── Records for this exercise ──
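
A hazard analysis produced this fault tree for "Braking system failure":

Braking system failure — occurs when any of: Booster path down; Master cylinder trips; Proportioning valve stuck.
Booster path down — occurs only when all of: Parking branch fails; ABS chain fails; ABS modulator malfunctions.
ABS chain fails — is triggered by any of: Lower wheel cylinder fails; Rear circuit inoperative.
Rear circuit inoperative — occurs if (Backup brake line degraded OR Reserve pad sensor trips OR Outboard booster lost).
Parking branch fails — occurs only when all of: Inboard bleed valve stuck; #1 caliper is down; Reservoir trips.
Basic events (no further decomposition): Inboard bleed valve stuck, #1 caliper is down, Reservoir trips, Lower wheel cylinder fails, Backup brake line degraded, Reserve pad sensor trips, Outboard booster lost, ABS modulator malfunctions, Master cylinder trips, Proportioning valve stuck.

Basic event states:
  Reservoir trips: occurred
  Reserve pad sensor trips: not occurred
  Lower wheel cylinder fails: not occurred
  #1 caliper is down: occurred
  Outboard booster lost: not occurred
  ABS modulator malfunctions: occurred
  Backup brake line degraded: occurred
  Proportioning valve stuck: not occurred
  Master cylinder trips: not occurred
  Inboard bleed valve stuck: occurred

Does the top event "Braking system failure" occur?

Yes

Parking branch fails [AND]: Inboard bleed valve stuck=occurs, #1 caliper is down=occurs, Reservoir trips=occurs → all inputs occur → occurs.
Rear circuit inoperative [OR]: Backup brake line degraded=occurs, Reserve pad sensor trips=not, Outboard booster lost=not → at least one input occurs → occurs.
ABS chain fails [OR]: Lower wheel cylinder fails=not, Rear circuit inoperative=occurs → at least one input occurs → occurs.
Booster path down [AND]: Parking branch fails=occurs, ABS chain fails=occurs, ABS modulator malfunctions=occurs → all inputs occur → occurs.
Braking system failure [OR]: Booster path down=occurs, Master cylinder trips=not, Proportioning valve stuck=not → at least one input occurs → occurs.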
───
Work required => If a line comes after the one that contains "Backup brake line degraded: occurred", leave it out; return every line of the entries up to that point exactly, starting with the first, with that line included.

Your response =>
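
A hazard analysis produced this fault tree for "Braking system failure":

Braking system failure — occurs when any of: Booster path down; Master cylinder trips; Proportioning valve stuck.
Booster path down — occurs only when all of: Parking branch fails; ABS chain fails; ABS modulator malfunctions.
ABS chain fails — is triggered by any of: Lower wheel cylinder fails; Rear circuit inoperative.
Rear circuit inoperative — occurs if (Backup brake line degraded OR Reserve pad sensor trips OR Outboard booster lost).
Parking branch fails — occurs only when all of: Inboard bleed valve stuck; #1 caliper is down; Reservoir trips.
Basic events (no further decomposition): Inboard bleed valve stuck, #1 caliper is down, Reservoir trips, Lower wheel cylinder fails, Backup brake line degraded, Reserve pad sensor trips, Outboard booster lost, ABS modulator malfunctions, Master cylinder trips, Proportioning valve stuck.

Basic event states:
  Reservoir trips: occurred
  Reserve pad sensor trips: not occurred
  Lower wheel cylinder fails: not occurred
  #1 caliper is down: occurred
  Outboard booster lost: not occurred
  ABS modulator malfunctions: occurred
  Backup brake line degraded: occurred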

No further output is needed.